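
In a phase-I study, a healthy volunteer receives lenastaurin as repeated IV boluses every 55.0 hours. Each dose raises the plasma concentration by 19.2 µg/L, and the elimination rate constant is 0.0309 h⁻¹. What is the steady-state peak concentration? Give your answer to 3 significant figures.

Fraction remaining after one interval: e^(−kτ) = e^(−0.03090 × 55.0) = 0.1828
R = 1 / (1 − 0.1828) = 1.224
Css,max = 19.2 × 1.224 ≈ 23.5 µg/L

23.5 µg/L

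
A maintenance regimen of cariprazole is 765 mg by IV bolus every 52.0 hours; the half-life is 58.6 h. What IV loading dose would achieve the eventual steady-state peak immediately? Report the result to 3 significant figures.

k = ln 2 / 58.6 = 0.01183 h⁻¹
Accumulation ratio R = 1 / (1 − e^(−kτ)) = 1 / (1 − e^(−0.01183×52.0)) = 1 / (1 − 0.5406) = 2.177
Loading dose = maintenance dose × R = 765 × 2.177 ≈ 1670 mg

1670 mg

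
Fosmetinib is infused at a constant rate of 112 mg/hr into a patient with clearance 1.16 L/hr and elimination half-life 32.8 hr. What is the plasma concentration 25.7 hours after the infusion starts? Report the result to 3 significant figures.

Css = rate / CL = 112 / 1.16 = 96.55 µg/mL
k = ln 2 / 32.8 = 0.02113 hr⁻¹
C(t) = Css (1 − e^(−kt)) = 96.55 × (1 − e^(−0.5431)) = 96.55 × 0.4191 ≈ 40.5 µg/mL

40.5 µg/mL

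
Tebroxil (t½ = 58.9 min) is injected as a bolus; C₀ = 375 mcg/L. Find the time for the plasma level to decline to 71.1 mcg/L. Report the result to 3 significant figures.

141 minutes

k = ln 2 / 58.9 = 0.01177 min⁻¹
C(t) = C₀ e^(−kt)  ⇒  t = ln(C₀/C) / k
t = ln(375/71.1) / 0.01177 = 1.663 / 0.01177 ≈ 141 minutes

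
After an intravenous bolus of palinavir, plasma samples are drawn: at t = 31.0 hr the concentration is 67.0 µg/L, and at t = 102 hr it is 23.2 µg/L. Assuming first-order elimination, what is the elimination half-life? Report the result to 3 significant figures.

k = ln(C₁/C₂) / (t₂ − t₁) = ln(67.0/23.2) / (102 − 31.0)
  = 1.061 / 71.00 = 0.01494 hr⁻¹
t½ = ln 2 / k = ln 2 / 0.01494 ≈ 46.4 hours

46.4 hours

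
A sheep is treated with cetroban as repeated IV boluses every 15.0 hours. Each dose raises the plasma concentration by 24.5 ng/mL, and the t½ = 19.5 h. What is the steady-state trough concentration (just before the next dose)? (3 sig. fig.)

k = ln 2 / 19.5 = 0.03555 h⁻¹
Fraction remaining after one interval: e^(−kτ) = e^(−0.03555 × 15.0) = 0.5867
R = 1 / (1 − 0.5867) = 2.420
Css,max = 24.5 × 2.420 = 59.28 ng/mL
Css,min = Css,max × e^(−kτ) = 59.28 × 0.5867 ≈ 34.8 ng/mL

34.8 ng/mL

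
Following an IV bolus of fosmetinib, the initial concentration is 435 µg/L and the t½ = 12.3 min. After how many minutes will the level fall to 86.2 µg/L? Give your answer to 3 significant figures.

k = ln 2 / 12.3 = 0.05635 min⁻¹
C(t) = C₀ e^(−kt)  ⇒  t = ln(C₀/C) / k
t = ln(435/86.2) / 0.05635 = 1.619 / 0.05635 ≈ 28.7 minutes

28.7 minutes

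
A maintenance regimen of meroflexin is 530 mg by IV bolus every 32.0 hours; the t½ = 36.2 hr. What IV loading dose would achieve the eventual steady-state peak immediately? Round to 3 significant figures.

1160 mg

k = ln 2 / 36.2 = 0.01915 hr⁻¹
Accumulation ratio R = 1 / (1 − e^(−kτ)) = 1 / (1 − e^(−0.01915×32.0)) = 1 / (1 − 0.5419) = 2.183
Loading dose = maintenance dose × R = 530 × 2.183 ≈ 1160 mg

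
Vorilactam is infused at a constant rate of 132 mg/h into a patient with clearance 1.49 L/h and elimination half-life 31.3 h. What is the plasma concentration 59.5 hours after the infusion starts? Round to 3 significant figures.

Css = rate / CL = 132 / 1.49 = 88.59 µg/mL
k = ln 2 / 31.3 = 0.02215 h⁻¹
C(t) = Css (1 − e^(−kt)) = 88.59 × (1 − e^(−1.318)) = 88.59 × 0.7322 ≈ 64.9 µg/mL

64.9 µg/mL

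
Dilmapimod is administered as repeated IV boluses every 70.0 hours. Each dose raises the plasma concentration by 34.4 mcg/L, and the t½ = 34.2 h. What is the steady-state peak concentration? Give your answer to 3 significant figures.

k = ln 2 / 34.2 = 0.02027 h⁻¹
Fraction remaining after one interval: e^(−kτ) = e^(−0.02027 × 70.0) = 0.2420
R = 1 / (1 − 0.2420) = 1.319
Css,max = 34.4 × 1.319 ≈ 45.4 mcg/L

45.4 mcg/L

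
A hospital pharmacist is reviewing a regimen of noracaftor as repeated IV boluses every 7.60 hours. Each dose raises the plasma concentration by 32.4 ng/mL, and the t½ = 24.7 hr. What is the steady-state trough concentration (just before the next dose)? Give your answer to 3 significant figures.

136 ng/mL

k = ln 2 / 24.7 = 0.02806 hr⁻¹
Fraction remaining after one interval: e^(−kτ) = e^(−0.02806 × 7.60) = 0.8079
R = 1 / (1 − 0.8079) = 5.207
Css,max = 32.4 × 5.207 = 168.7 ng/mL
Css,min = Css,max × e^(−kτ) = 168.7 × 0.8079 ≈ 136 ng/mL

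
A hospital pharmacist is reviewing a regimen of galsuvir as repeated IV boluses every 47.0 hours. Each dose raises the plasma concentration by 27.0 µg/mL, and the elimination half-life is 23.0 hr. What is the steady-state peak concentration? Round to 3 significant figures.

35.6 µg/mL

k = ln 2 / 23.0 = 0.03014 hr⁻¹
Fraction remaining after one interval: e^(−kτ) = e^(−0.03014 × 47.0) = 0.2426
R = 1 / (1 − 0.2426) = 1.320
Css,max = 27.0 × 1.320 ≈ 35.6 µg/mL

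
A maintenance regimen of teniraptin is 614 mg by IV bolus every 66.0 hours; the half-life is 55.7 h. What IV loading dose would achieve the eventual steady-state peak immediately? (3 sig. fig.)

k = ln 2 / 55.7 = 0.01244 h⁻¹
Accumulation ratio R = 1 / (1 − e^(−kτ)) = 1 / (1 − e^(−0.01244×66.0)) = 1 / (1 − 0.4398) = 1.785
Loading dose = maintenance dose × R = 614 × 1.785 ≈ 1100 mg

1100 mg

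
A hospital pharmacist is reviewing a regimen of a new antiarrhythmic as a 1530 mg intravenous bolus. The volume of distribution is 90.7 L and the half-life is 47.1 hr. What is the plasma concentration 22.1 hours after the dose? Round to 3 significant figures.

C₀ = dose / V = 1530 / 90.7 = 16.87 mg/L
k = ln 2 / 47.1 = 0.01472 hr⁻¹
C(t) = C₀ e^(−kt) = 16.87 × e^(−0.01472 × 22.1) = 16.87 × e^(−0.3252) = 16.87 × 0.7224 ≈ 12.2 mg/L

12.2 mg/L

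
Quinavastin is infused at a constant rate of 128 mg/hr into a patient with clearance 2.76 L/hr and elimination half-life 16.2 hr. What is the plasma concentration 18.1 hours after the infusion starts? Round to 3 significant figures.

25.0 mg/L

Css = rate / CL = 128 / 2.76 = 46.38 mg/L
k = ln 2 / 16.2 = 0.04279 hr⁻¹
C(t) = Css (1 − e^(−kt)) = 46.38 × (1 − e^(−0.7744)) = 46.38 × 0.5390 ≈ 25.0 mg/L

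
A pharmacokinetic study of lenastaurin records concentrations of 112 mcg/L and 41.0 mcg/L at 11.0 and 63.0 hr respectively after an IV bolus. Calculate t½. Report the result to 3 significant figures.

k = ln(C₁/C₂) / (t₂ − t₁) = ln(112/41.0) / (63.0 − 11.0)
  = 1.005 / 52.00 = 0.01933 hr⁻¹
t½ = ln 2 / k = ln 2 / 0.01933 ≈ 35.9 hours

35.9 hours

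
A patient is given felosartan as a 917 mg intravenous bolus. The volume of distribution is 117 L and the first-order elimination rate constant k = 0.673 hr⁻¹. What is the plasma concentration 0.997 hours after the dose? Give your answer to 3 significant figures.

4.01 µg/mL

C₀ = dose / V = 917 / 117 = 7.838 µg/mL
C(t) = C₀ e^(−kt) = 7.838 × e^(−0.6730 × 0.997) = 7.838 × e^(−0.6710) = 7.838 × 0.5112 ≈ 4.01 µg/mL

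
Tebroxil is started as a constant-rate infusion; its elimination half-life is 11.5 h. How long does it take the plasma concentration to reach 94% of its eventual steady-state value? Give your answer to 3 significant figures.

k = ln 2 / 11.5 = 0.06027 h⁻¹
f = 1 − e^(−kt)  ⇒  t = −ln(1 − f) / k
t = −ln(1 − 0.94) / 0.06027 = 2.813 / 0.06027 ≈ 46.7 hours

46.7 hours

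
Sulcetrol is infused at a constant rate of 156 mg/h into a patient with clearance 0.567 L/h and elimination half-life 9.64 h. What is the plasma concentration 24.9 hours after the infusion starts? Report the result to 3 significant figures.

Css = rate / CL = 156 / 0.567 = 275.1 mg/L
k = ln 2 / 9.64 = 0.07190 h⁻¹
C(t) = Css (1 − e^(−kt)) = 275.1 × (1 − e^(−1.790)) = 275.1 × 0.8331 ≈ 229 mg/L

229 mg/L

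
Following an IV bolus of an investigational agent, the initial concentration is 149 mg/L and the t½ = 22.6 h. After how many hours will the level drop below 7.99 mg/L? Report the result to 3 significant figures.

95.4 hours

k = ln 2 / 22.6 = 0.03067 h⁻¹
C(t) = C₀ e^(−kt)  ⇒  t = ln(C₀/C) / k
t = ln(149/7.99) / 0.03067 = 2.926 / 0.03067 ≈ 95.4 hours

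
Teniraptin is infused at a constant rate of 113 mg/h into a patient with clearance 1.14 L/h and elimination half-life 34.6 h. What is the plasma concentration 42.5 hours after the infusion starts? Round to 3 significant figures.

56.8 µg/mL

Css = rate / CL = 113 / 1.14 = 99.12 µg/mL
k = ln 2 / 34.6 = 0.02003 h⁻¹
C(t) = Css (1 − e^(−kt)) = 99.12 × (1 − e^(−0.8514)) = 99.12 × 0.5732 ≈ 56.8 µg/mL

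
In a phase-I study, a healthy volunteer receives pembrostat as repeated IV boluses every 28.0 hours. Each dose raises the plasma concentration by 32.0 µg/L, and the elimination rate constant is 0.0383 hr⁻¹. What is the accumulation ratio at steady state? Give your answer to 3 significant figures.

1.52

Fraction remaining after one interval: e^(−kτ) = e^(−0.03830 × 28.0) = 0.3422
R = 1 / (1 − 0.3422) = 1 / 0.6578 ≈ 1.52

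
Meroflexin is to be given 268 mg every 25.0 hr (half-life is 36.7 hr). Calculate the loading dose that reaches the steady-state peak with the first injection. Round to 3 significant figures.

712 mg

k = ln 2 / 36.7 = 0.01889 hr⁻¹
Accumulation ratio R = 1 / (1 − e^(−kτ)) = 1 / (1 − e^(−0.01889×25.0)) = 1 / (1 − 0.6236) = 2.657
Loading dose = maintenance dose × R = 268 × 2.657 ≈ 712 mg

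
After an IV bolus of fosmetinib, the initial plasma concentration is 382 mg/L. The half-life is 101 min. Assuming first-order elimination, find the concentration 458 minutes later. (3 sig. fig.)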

### What needs to be done
Each line from the one containing "In a phase-I study, a healthy volunteer receives pembrostat" through the last line of the entries above is to be returned exactly, and no others.

### Problem solution
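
In a phase-I study, a healthy volunteer receives pembrostat as repeated IV boluses every 28.0 hours. Each dose raises the plasma concentration by 32.0 µg/L, and the elimination rate constant is 0.0383 hr⁻¹. What is the accumulation ratio at steady state? Give your answer to 3 significant figures.

1.52

Fraction remaining after one interval: e^(−kτ) = e^(−0.03830 × 28.0) = 0.3422
R = 1 / (1 − 0.3422) = 1 / 0.6578 ≈ 1.52

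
Meroflexin is to be given 268 mg every 25.0 hr (half-life is 36.7 hr). Calculate the loading dose that reaches the steady-state peak with the first injection. Round to 3 significant figures.

712 mg

k = ln 2 / 36.7 = 0.01889 hr⁻¹
Accumulation ratio R = 1 / (1 − e^(−kτ)) = 1 / (1 − e^(−0.01889×25.0)) = 1 / (1 − 0.6236) = 2.657
Loading dose = maintenance dose × R = 268 × 2.657 ≈ 712 mg

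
After an IV bolus of fosmetinib, the initial plasma concentration is 382 mg/L. The half-life is 101 min. Assuming first-order elimination, find the concentration 458 minutes later. (3 sig. fig.)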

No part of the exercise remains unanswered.